• **Data in this exercise**:
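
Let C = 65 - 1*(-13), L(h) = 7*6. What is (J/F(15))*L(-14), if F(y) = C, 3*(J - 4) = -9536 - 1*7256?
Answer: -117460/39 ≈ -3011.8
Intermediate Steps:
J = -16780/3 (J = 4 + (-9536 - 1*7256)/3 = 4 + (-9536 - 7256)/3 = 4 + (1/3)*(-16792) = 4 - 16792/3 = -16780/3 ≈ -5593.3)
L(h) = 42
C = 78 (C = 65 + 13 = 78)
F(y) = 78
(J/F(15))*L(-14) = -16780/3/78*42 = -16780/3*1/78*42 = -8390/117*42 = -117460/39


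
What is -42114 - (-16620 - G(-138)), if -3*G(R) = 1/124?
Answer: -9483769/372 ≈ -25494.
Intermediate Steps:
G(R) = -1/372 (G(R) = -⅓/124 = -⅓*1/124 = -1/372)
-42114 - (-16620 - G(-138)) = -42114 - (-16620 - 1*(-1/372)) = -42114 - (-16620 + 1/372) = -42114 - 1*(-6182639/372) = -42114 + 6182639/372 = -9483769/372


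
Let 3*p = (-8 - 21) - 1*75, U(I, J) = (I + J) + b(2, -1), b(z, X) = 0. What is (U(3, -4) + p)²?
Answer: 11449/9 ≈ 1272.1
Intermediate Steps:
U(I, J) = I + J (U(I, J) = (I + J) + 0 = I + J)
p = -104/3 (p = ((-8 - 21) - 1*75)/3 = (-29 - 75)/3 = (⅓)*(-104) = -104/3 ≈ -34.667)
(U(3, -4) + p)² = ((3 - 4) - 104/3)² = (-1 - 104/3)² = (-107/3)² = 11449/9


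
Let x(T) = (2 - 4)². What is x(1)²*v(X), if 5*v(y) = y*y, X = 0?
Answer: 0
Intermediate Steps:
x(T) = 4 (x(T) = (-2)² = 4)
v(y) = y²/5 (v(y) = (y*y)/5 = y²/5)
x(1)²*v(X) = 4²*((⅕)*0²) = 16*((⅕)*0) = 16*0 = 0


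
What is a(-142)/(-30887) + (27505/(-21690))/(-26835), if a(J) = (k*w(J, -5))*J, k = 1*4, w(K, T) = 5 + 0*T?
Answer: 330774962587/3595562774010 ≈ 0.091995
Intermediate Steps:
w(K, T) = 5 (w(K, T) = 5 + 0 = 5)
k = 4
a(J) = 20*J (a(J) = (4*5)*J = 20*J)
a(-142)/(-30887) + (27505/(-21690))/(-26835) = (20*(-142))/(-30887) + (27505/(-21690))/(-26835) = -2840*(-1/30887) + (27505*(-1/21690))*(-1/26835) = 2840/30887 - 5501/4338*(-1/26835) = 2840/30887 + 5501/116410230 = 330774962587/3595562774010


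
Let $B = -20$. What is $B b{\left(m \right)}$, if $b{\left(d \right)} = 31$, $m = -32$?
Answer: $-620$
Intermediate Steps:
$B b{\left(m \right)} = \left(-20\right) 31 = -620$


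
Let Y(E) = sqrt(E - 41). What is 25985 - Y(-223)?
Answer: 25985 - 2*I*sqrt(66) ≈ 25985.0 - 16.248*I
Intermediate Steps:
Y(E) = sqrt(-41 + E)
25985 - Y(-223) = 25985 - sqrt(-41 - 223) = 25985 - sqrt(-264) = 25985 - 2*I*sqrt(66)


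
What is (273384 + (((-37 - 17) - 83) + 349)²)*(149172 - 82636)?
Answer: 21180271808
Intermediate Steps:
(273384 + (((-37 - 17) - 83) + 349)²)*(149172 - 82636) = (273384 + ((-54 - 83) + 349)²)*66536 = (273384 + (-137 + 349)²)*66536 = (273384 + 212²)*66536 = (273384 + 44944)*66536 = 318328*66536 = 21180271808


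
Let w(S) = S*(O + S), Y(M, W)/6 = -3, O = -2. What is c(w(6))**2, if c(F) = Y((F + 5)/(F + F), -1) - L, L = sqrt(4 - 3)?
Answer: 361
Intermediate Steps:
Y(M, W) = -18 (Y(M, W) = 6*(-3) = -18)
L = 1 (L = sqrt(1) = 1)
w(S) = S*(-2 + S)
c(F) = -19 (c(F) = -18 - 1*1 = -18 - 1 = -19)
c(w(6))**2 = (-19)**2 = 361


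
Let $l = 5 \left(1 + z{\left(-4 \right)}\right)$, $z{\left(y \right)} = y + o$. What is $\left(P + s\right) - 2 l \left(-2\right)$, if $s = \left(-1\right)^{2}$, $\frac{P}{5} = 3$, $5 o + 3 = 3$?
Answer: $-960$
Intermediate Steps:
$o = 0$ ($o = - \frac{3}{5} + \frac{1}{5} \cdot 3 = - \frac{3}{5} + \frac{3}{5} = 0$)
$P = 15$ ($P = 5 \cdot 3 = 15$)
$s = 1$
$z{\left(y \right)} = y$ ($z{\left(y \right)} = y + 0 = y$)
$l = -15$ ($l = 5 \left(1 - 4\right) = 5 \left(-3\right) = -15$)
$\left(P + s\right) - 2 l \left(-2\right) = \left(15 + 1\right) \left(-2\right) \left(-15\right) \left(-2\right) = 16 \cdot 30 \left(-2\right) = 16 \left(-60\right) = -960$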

• **Instructions to follow**:
The answer must be a word-for-word restatement of the records.

• **Response box**:
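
Let C = 65 - 1*(-13), L(h) = 7*6. What is (J/F(15))*L(-14), if F(y) = C, 3*(J - 4) = -9536 - 1*7256?
Answer: -117460/39 ≈ -3011.8
Intermediate Steps:
J = -16780/3 (J = 4 + (-9536 - 1*7256)/3 = 4 + (-9536 - 7256)/3 = 4 + (1/3)*(-16792) = 4 - 16792/3 = -16780/3 ≈ -5593.3)
L(h) = 42
C = 78 (C = 65 + 13 = 78)
F(y) = 78
(J/F(15))*L(-14) = -16780/3/78*42 = -16780/3*1/78*42 = -8390/117*42 = -117460/39


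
What is -42114 - (-16620 - G(-138)), if -3*G(R) = 1/124?
Answer: -9483769/372 ≈ -25494.
Intermediate Steps:
G(R) = -1/372 (G(R) = -⅓/124 = -⅓*1/124 = -1/372)
-42114 - (-16620 - G(-138)) = -42114 - (-16620 - 1*(-1/372)) = -42114 - (-16620 + 1/372) = -42114 - 1*(-6182639/372) = -42114 + 6182639/372 = -9483769/372


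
Let 3*p = (-8 - 21) - 1*75, U(I, J) = (I + J) + b(2, -1), b(z, X) = 0. What is (U(3, -4) + p)²?
Answer: 11449/9 ≈ 1272.1
Intermediate Steps:
U(I, J) = I + J (U(I, J) = (I + J) + 0 = I + J)
p = -104/3 (p = ((-8 - 21) - 1*75)/3 = (-29 - 75)/3 = (⅓)*(-104) = -104/3 ≈ -34.667)
(U(3, -4) + p)² = ((3 - 4) - 104/3)² = (-1 - 104/3)² = (-107/3)² = 11449/9


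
Let x(T) = (2 - 4)². What is x(1)²*v(X), if 5*v(y) = y*y, X = 0?
Answer: 0
Intermediate Steps:
x(T) = 4 (x(T) = (-2)² = 4)
v(y) = y²/5 (v(y) = (y*y)/5 = y²/5)
x(1)²*v(X) = 4²*((⅕)*0²) = 16*((⅕)*0) = 16*0 = 0


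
What is a(-142)/(-30887) + (27505/(-21690))/(-26835), if a(J) = (k*w(J, -5))*J, k = 1*4, w(K, T) = 5 + 0*T?
Answer: 330774962587/3595562774010 ≈ 0.091995
Intermediate Steps:
w(K, T) = 5 (w(K, T) = 5 + 0 = 5)
k = 4
a(J) = 20*J (a(J) = (4*5)*J = 20*J)
a(-142)/(-30887) + (27505/(-21690))/(-26835) = (20*(-142))/(-30887) + (27505/(-21690))/(-26835) = -2840*(-1/30887) + (27505*(-1/21690))*(-1/26835) = 2840/30887 - 5501/4338*(-1/26835) = 2840/30887 + 5501/116410230 = 330774962587/3595562774010


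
Let $B = -20$. What is $B b{\left(m \right)}$, if $b{\left(d \right)} = 31$, $m = -32$?
Answer: $-620$
Intermediate Steps:
$B b{\left(m \right)} = \left(-20\right) 31 = -620$


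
Let Y(E) = sqrt(E - 41). What is 25985 - Y(-223)?
Answer: 25985 - 2*I*sqrt(66) ≈ 25985.0 - 16.248*I
Intermediate Steps:
Y(E) = sqrt(-41 + E)
25985 - Y(-223) = 25985 - sqrt(-41 - 223) = 25985 - sqrt(-264) = 25985 - 2*I*sqrt(66)


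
What is (273384 + (((-37 - 17) - 83) + 349)²)*(149172 - 82636)?
Answer: 21180271808
Intermediate Steps:
(273384 + (((-37 - 17) - 83) + 349)²)*(149172 - 82636) = (273384 + ((-54 - 83) + 349)²)*66536 = (273384 + (-137 + 349)²)*66536 = (273384 + 212²)*66536 = (273384 + 44944)*66536 = 318328*66536 = 21180271808


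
Let w(S) = S*(O + S), Y(M, W)/6 = -3, O = -2. What is c(w(6))**2, if c(F) = Y((F + 5)/(F + F), -1) - L, L = sqrt(4 - 3)?
Answer: 361
Intermediate Steps:
Y(M, W) = -18 (Y(M, W) = 6*(-3) = -18)
L = 1 (L = sqrt(1) = 1)
w(S) = S*(-2 + S)
c(F) = -19 (c(F) = -18 - 1*1 = -18 - 1 = -19)
c(w(6))**2 = (-19)**2 = 361


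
Let $l = 5 \left(1 + z{\left(-4 \right)}\right)$, $z{\left(y \right)} = y + o$. What is $\left(P + s\right) - 2 l \left(-2\right)$, if $s = \left(-1\right)^{2}$, $\frac{P}{5} = 3$, $5 o + 3 = 3$?
Answer: $-960$
Intermediate Steps:
$o = 0$ ($o = - \frac{3}{5} + \frac{1}{5} \cdot 3 = - \frac{3}{5} + \frac{3}{5} = 0$)
$P = 15$ ($P = 5 \cdot 3 = 15$)
$s = 1$
$z{\left(y \right)} = y$ ($z{\left(y \right)} = y + 0 = y$)
$l = -15$ ($l = 5 \left(1 - 4\right) = 5 \left(-3\right) = -15$)
$\left(P + s\right) - 2 l \left(-2\right) = \left(15 + 1\right) \left(-2\right) \left(-15\right) \left(-2\right) = 16 \cdot 30 \left(-2\right) = 16 \left(-60\right) = -960$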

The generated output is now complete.